DATA SHOWN =
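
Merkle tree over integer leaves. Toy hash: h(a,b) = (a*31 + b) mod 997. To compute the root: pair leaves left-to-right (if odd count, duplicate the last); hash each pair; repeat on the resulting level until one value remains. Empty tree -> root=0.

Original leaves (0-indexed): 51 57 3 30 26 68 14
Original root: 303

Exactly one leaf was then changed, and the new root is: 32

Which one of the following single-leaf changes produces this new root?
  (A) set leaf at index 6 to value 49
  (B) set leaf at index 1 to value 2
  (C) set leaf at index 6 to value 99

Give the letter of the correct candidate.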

GOAL OF THE EXERCISE =
Begin with the line that contains "Original leaves (0-indexed): 51" and quote each line after it exactly, stopping after the last line of the data.

RESULT =
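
Original leaves (0-indexed): 51 57 3 30 26 68 14
Original root: 303

Exactly one leaf was then changed, and the new root is: 32

Which one of the following single-leaf changes produces this new root?
  (A) set leaf at index 6 to value 49
  (B) set leaf at index 1 to value 2
  (C) set leaf at index 6 to value 99

Give the letter of the correct candidate.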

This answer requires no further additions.